Dataset entries:
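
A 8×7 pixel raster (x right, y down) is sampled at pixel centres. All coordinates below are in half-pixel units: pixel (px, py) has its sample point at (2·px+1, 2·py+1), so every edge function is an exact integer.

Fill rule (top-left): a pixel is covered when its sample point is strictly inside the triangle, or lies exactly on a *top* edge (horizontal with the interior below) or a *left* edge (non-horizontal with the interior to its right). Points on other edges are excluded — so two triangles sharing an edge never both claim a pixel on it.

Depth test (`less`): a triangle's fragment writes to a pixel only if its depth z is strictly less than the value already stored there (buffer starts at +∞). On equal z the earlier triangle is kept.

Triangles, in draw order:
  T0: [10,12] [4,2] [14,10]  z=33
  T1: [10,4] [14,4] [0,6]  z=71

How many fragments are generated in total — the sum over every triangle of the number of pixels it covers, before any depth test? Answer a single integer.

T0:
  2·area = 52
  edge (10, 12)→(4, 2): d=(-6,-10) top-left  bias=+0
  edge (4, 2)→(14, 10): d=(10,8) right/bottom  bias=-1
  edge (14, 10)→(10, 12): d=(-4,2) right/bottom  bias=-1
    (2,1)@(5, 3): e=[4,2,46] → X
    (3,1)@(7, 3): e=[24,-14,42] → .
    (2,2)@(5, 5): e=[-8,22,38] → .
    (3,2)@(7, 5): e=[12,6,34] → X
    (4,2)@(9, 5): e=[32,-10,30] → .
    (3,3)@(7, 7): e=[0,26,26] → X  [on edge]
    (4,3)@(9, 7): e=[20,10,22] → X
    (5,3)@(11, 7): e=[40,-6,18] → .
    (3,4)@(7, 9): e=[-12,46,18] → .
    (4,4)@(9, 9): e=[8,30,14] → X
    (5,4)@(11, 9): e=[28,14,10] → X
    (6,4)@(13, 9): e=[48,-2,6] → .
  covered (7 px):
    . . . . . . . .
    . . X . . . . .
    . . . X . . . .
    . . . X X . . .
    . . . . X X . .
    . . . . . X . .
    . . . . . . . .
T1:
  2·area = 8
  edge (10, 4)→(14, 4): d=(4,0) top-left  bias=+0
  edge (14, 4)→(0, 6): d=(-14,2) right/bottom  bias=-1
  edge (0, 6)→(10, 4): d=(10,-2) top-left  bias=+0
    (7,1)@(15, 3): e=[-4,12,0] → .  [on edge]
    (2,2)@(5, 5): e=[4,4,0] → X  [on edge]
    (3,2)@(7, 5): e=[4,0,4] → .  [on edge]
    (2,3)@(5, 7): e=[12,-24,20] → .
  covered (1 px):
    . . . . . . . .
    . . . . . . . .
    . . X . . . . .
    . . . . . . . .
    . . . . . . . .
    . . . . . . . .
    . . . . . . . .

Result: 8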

• [Task item]:
Line by line, output the data precisely as shown above.

• [Result for this exercise]:
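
A 8×7 pixel raster (x right, y down) is sampled at pixel centres. All coordinates below are in half-pixel units: pixel (px, py) has its sample point at (2·px+1, 2·py+1), so every edge function is an exact integer.

Fill rule (top-left): a pixel is covered when its sample point is strictly inside the triangle, or lies exactly on a *top* edge (horizontal with the interior below) or a *left* edge (non-horizontal with the interior to its right). Points on other edges are excluded — so two triangles sharing an edge never both claim a pixel on it.

Depth test (`less`): a triangle's fragment writes to a pixel only if its depth z is strictly less than the value already stored there (buffer starts at +∞). On equal z the earlier triangle is kept.

Triangles, in draw order:
  T0: [10,12] [4,2] [14,10]  z=33
  T1: [10,4] [14,4] [0,6]  z=71

How many fragments are generated in total — the sum over every triangle of the number of pixels it covers, before any depth test? Answer a single integer.

T0:
  2·area = 52
  edge (10, 12)→(4, 2): d=(-6,-10) top-left  bias=+0
  edge (4, 2)→(14, 10): d=(10,8) right/bottom  bias=-1
  edge (14, 10)→(10, 12): d=(-4,2) right/bottom  bias=-1
    (2,1)@(5, 3): e=[4,2,46] → X
    (3,1)@(7, 3): e=[24,-14,42] → .
    (2,2)@(5, 5): e=[-8,22,38] → .
    (3,2)@(7, 5): e=[12,6,34] → X
    (4,2)@(9, 5): e=[32,-10,30] → .
    (3,3)@(7, 7): e=[0,26,26] → X  [on edge]
    (4,3)@(9, 7): e=[20,10,22] → X
    (5,3)@(11, 7): e=[40,-6,18] → .
    (3,4)@(7, 9): e=[-12,46,18] → .
    (4,4)@(9, 9): e=[8,30,14] → X
    (5,4)@(11, 9): e=[28,14,10] → X
    (6,4)@(13, 9): e=[48,-2,6] → .
  covered (7 px):
    . . . . . . . .
    . . X . . . . .
    . . . X . . . .
    . . . X X . . .
    . . . . X X . .
    . . . . . X . .
    . . . . . . . .
T1:
  2·area = 8
  edge (10, 4)→(14, 4): d=(4,0) top-left  bias=+0
  edge (14, 4)→(0, 6): d=(-14,2) right/bottom  bias=-1
  edge (0, 6)→(10, 4): d=(10,-2) top-left  bias=+0
    (7,1)@(15, 3): e=[-4,12,0] → .  [on edge]
    (2,2)@(5, 5): e=[4,4,0] → X  [on edge]
    (3,2)@(7, 5): e=[4,0,4] → .  [on edge]
    (2,3)@(5, 7): e=[12,-24,20] → .
  covered (1 px):
    . . . . . . . .
    . . . . . . . .
    . . X . . . . .
    . . . . . . . .
    . . . . . . . .
    . . . . . . . .
    . . . . . . . .

Result: 8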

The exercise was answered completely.